- Exercise goal
Word for word, retype the first line of the records and every following line through the one containing "Apply the hunks".

* * * * *

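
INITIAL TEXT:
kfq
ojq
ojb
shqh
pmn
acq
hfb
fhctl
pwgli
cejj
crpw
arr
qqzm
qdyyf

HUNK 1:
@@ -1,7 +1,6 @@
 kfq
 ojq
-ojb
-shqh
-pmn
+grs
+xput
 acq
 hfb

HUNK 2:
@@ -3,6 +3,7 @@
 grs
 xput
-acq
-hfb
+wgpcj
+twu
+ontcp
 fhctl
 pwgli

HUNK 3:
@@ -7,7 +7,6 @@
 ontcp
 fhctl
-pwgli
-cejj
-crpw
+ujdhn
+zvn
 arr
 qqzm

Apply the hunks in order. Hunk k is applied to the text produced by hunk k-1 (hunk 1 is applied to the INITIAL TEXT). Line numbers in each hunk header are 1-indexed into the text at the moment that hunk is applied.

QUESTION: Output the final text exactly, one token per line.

Hunk 1: at line 1 remove [ojb,shqh,pmn] add [grs,xput] -> 13 lines: kfq ojq grs xput acq hfb fhctl pwgli cejj crpw arr qqzm qdyyf
Hunk 2: at line 3 remove [acq,hfb] add [wgpcj,twu,ontcp] -> 14 lines: kfq ojq grs xput wgpcj twu ontcp fhctl pwgli cejj crpw arr qqzm qdyyf
Hunk 3: at line 7 remove [pwgli,cejj,crpw] add [ujdhn,zvn] -> 13 lines: kfq ojq grs xput wgpcj twu ontcp fhctl ujdhn zvn arr qqzm qdyyf

Answer: kfq
ojq
grs
xput
wgpcj
twu
ontcp
fhctl
ujdhn
zvn
arr
qqzm
qdyyf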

* * * * *

- Response to the task
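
INITIAL TEXT:
kfq
ojq
ojb
shqh
pmn
acq
hfb
fhctl
pwgli
cejj
crpw
arr
qqzm
qdyyf

HUNK 1:
@@ -1,7 +1,6 @@
 kfq
 ojq
-ojb
-shqh
-pmn
+grs
+xput
 acq
 hfb

HUNK 2:
@@ -3,6 +3,7 @@
 grs
 xput
-acq
-hfb
+wgpcj
+twu
+ontcp
 fhctl
 pwgli

HUNK 3:
@@ -7,7 +7,6 @@
 ontcp
 fhctl
-pwgli
-cejj
-crpw
+ujdhn
+zvn
 arr
 qqzm

Apply the hunks in order. Hunk k is applied to the text produced by hunk k-1 (hunk 1 is applied to the INITIAL TEXT). Line numbers in each hunk header are 1-indexed into the text at the moment that hunk is applied.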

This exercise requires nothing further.